__What is being asked__: A verbatim copy of all entries is the expected output.

Start of Block

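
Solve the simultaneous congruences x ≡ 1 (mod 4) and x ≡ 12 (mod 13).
25

Using Chinese Remainder Theorem:
M = 4 × 13 = 52
M1 = 13, M2 = 4
y1 = 13^(-1) mod 4 = 1
y2 = 4^(-1) mod 13 = 10
x = (1×13×1 + 12×4×10) mod 52 = 25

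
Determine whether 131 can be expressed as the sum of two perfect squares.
Not possible

Factorization: 131 = 131
By Fermat: n is sum of two squares iff every prime p ≡ 3 (mod 4) appears to even power.
Prime(s) ≡ 3 (mod 4) with odd exponent: [(131, 1)]
Therefore 131 cannot be expressed as a² + b².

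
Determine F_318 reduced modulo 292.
264

Matrix identity: Q^n = [[F_(n+1), F_n], [F_n, F_(n-1)]] with Q = [[1,1],[1,0]].
n = 318 = 100111110₂. Square-and-multiply, entries mod 292:
Q^1 = [[1,1],[1,0]]
Q^2 = (Q^1)² = [[2,1],[1,1]]
Q^4 = (Q^2)² = [[5,3],[3,2]]
Q^9 = (Q^4)²·Q = [[55,34],[34,21]]
Q^19 = (Q^9)²·Q = [[49,93],[93,248]]
Q^39 = (Q^19)²·Q = [[127,246],[246,173]]
Q^79 = (Q^39)²·Q = [[65,141],[141,216]]
Q^159 = (Q^79)²·Q = [[71,162],[162,201]]
Q^318 = (Q^159)² = [[41,264],[264,69]]
F_318 mod 292 = Q^318[0][1] = 264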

End of Block

__Finished exercise__:
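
Solve the simultaneous congruences x ≡ 1 (mod 4) and x ≡ 12 (mod 13).
25

Using Chinese Remainder Theorem:
M = 4 × 13 = 52
M1 = 13, M2 = 4
y1 = 13^(-1) mod 4 = 1
y2 = 4^(-1) mod 13 = 10
x = (1×13×1 + 12×4×10) mod 52 = 25

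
Determine whether 131 can be expressed as the sum of two perfect squares.
Not possible

Factorization: 131 = 131
By Fermat: n is sum of two squares iff every prime p ≡ 3 (mod 4) appears to even power.
Prime(s) ≡ 3 (mod 4) with odd exponent: [(131, 1)]
Therefore 131 cannot be expressed as a² + b².

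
Determine F_318 reduced modulo 292.
264

Matrix identity: Q^n = [[F_(n+1), F_n], [F_n, F_(n-1)]] with Q = [[1,1],[1,0]].
n = 318 = 100111110₂. Square-and-multiply, entries mod 292:
Q^1 = [[1,1],[1,0]]
Q^2 = (Q^1)² = [[2,1],[1,1]]
Q^4 = (Q^2)² = [[5,3],[3,2]]
Q^9 = (Q^4)²·Q = [[55,34],[34,21]]
Q^19 = (Q^9)²·Q = [[49,93],[93,248]]
Q^39 = (Q^19)²·Q = [[127,246],[246,173]]
Q^79 = (Q^39)²·Q = [[65,141],[141,216]]
Q^159 = (Q^79)²·Q = [[71,162],[162,201]]
Q^318 = (Q^159)² = [[41,264],[264,69]]
F_318 mod 292 = Q^318[0][1] = 264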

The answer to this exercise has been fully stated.